TASK: Send back exactly the lines from the opening line of the records below through the one with "Distance(U, T) = 26.7".

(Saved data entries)
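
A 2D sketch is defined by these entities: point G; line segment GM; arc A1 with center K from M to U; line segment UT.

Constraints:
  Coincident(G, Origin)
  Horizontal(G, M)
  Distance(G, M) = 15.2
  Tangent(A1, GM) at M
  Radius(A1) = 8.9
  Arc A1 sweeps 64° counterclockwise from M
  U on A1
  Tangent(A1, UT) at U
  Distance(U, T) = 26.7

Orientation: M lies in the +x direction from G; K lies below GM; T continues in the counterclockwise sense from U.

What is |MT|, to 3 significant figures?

35.1

G is at the origin; GM is horizontal with |GM| = 15.2 and M on the +x side, so M = (15.2, 0.00). Tangency of A1 to GM means the radius KM is perpendicular to GM, so K = M + (0, -8.9) = (15.2, -8.90). On A1, M sits at bearing 90° from K; a 64° counterclockwise sweep puts U at bearing 154°, so U = K + 8.9·(cos 154°, sin 154°) = (7.20, -5.00). Tangency of A1 to UT means the radius KU is perpendicular to UT, so UT runs along (−sin 154°, cos 154°); with |UT| = 26.7, T = (-4.50, -29.0). Then |MT| = |T − M| = 35.1.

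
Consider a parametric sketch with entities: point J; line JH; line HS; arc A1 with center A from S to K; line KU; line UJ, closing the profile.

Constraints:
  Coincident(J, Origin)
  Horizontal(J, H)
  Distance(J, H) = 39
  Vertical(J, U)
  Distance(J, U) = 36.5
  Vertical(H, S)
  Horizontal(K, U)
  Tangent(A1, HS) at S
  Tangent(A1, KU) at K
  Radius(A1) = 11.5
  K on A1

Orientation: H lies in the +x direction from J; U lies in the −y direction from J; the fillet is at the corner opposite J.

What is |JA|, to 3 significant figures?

37.2

JU is vertical with |JU| = 36.5 and U on the −y side, so U = (0.00, -36.5). The virtual corner opposite J is at (39.0, -36.5). Tangency of A1 to HS means the radius AS is perpendicular to HS and the tangent condition forces AK to be normal to KU, with radius 11.5, so the center A sits 11.5 in from both sides at A = (27.5, -25.0). Then |JA| = |A − J| = 37.2.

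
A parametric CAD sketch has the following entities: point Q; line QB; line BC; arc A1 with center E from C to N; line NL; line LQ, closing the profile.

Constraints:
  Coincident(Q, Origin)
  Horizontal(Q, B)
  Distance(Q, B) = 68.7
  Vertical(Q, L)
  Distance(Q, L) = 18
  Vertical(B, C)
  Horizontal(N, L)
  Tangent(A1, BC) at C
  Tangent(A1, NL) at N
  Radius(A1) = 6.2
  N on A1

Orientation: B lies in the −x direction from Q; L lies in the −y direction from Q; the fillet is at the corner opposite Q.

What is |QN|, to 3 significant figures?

65.0

The virtual corner opposite Q is at (-68.7, -18.0). Since A1 is tangent to BC there, EC ⟂ BC and A1 meets NL tangentially, so EN is at right angles to NL, with radius 6.2, so the center E sits 6.2 in from both sides at E = (-62.5, -11.8). That places the tangent points at C = (-68.7, -11.8) on BC and N = (-62.5, -18.0) on NL. Then |QN| = |N − Q| = 65.0.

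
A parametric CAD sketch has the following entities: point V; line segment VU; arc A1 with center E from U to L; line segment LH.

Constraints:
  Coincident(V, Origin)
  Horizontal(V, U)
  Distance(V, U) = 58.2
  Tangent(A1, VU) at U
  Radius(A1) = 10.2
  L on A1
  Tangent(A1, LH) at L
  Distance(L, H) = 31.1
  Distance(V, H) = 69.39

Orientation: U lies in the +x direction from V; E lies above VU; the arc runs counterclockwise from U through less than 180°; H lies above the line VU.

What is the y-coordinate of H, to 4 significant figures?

42.74

V is at the origin; VU is horizontal with |VU| = 58.2 and U on the +x side, so U = (58.20, 0.000). Tangency of A1 to VU means the radius EU is perpendicular to VU, so E = U + (0, 10.2) = (58.20, 10.20). Since EL ⟂ LH (tangency), |EH| = √(10.2² + 31.1²) = 32.73 regardless of where L sits on A1. So H lies on both circle(V, 69.39) and circle(E, 32.73); the above-VU intersection is H = (54.67, 42.74). L is the foot of the tangent from H: L = (67.49, 14.41).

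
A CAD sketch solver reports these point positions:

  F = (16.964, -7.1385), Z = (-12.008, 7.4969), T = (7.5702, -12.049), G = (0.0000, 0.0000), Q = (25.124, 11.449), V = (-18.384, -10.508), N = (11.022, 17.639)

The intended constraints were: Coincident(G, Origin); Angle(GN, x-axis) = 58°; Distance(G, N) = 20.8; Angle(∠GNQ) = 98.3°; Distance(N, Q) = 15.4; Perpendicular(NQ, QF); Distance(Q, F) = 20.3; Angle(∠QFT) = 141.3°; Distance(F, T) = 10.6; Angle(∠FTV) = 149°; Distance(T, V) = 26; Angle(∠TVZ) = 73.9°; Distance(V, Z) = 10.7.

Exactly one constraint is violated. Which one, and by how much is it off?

Distance(V, Z) = 10.7 — off by 8.40.

G = (0.00, 0.00) ✓; GN at 58.00° ✓; |GN| = 20.80 ✓; ∠GNQ = 98.30° ✓; |NQ| = 15.40 ✓; ∠(NQ, QF) = 90.00° ✓; |QF| = 20.30 ✓; ∠QFT = 141.3° ✓; |FT| = 10.60 ✓; ∠FTV = 149.0° ✓; |TV| = 26.00 ✓; ∠TVZ = 73.90° ✓; |VZ| = 19.10 ✗.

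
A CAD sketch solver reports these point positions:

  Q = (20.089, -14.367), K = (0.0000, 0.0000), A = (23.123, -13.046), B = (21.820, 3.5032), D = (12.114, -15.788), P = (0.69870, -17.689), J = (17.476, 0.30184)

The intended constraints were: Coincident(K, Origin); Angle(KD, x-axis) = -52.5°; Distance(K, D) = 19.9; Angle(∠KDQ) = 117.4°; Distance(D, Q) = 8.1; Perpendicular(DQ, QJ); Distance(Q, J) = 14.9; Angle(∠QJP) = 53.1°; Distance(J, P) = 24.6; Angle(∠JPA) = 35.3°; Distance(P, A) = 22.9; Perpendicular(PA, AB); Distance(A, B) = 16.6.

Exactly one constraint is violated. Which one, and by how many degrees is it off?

Perpendicular(PA, AB) — off by 7.20°.

K = (0.00, 0.00) ✓; KD at -52.50° ✓; |KD| = 19.90 ✓; ∠KDQ = 117.4° ✓; |DQ| = 8.101 ✓; ∠(DQ, QJ) = 90.00° ✓; |QJ| = 14.90 ✓; ∠QJP = 53.10° ✓; |JP| = 24.60 ✓; ∠JPA = 35.30° ✓; |PA| = 22.90 ✓; ∠(PA, AB) = 82.80° ✗; |AB| = 16.60 ✓.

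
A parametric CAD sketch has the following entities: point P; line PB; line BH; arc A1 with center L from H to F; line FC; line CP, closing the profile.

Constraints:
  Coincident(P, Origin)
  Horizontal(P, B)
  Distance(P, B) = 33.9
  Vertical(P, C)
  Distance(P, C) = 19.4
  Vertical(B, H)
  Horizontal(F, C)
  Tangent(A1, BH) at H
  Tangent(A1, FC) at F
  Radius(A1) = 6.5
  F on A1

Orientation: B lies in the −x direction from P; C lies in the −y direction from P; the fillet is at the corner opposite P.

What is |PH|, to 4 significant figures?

36.27

P is at the origin; P and B share the same y with |PB| = 33.9 and B on the −x side, so B = (-33.90, 0.000). PC is vertical with |PC| = 19.4 and C on the −y side, so C = (0.000, -19.40). The virtual corner opposite P is at (-33.90, -19.40). The tangent condition forces LH to be normal to BH and since A1 is tangent to FC there, LF ⟂ FC, with radius 6.5, so the center L sits 6.5 in from both sides at L = (-27.40, -12.90). That places the tangent points at H = (-33.90, -12.90) on BH and F = (-27.40, -19.40) on FC. Then |PH| = |H − P| = 36.27.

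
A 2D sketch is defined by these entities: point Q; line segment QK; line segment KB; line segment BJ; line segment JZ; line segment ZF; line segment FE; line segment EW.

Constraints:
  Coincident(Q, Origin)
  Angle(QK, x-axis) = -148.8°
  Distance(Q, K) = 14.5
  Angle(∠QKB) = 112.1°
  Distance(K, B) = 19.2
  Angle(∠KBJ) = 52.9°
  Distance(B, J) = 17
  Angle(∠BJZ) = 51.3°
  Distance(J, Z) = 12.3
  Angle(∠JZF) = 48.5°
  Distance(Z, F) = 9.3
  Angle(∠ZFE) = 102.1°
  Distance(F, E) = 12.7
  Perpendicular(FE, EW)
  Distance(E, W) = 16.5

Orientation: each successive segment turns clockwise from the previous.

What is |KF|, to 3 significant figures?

15.4

Q is at the origin; QK runs at -148.8° with length 14.5, so K = (-12.4, -7.51). ∠QKB = 112.1° gives KB at 143° from the x-axis; with |KB| = 19.2, B = (-27.8, 3.96). ∠KBJ = 52.9° gives BJ at 16.2° from the x-axis; with |BJ| = 17.0, J = (-11.5, 8.71). ∠BJZ = 51.3° gives JZ at -113° from the x-axis; with |JZ| = 12.3, Z = (-16.2, -2.66). ∠JZF = 48.5° gives ZF at 116° from the x-axis; with |ZF| = 9.3, F = (-20.3, 5.70). Then |KF| = |F − K| = 15.4.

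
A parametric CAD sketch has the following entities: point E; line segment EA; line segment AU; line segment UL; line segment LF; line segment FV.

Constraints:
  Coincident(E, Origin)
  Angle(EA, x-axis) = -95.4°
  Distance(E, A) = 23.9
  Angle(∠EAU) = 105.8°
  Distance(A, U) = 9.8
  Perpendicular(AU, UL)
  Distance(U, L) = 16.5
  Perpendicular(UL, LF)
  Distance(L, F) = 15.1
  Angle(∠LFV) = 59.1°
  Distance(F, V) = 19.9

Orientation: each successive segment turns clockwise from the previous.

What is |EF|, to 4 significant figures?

6.608

AU is perpendicular to UL, so UL runs at 100.4°; with |UL| = 16.5, L = (-14.87, -9.334). UL is perpendicular to LF, so LF runs at 10.40°; with |LF| = 15.1, F = (-0.01483, -6.608). Then |EF| = |F − E| = 6.608.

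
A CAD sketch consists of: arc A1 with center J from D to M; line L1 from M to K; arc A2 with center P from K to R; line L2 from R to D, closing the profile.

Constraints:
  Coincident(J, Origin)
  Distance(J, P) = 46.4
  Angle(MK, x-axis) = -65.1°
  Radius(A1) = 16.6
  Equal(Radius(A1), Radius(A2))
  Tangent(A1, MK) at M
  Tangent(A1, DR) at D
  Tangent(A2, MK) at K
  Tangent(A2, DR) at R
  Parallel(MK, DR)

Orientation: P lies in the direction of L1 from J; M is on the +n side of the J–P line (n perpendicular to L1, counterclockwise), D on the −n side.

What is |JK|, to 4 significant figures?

49.28

Tangency of A1 to both parallel lines with radius 16.6 puts M and D at J ± 16.6·n: M = (15.06, 6.989), D = (-15.06, -6.989). Equal radii place K and R the same way about P: K = P + 16.6·n = (34.59, -35.10), R = P − 16.6·n = (4.479, -49.08). Then |JK| = |K − J| = 49.28.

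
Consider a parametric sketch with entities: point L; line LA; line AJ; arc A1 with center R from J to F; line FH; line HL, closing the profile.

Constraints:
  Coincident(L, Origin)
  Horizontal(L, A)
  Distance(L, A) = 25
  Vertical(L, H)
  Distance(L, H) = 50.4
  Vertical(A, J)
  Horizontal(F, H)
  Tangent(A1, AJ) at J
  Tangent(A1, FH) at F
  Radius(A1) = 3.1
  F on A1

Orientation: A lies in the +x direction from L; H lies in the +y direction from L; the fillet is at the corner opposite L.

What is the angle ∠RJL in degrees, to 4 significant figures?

62.14°

L is at the origin; L and A share the same y with |LA| = 25.0 and A on the +x side, so A = (25.00, 0.000). LH is vertical with |LH| = 50.4 and H on the +y side, so H = (0.000, 50.40). The virtual corner opposite L is at (25.00, 50.40). The tangent condition forces RJ to be normal to AJ and the tangent condition forces RF to be normal to FH, with radius 3.1, so the center R sits 3.1 in from both sides at R = (21.90, 47.30). That places the tangent points at J = (25.00, 47.30) on AJ and F = (21.90, 50.40) on FH. Then cos ∠RJL = JR·JL / (|JR||JL|), giving 62.14°.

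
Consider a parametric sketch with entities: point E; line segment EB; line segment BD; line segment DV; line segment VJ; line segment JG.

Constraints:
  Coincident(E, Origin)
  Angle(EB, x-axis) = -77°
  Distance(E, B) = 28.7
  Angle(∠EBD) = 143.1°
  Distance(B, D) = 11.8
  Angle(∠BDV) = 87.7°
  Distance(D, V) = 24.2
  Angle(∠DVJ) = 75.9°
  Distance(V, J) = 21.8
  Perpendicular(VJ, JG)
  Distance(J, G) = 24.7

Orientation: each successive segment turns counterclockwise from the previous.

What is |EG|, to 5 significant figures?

30.301

E is at the origin; EB runs at -77.0° with length 28.7, so B = (6.4561, -27.964). ∠EBD = 143.1° gives BD at -40.100° from the x-axis; with |BD| = 11.8, D = (15.482, -35.565). ∠BDV = 87.7° gives DV at 52.200° from the x-axis; with |DV| = 24.2, V = (30.315, -16.443). ∠DVJ = 75.9° gives VJ at 156.30° from the x-axis; with |VJ| = 21.8, J = (10.353, -7.6809). VJ is perpendicular to JG, so JG runs at -113.70°; with |JG| = 24.7, G = (0.42496, -30.298). Then |EG| = |G − E| = 30.301.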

THE ANSWER:
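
A 2D sketch is defined by these entities: point G; line segment GM; arc A1 with center K from M to U; line segment UT.

Constraints:
  Coincident(G, Origin)
  Horizontal(G, M)
  Distance(G, M) = 15.2
  Tangent(A1, GM) at M
  Radius(A1) = 8.9
  Arc A1 sweeps 64° counterclockwise from M
  U on A1
  Tangent(A1, UT) at U
  Distance(U, T) = 26.7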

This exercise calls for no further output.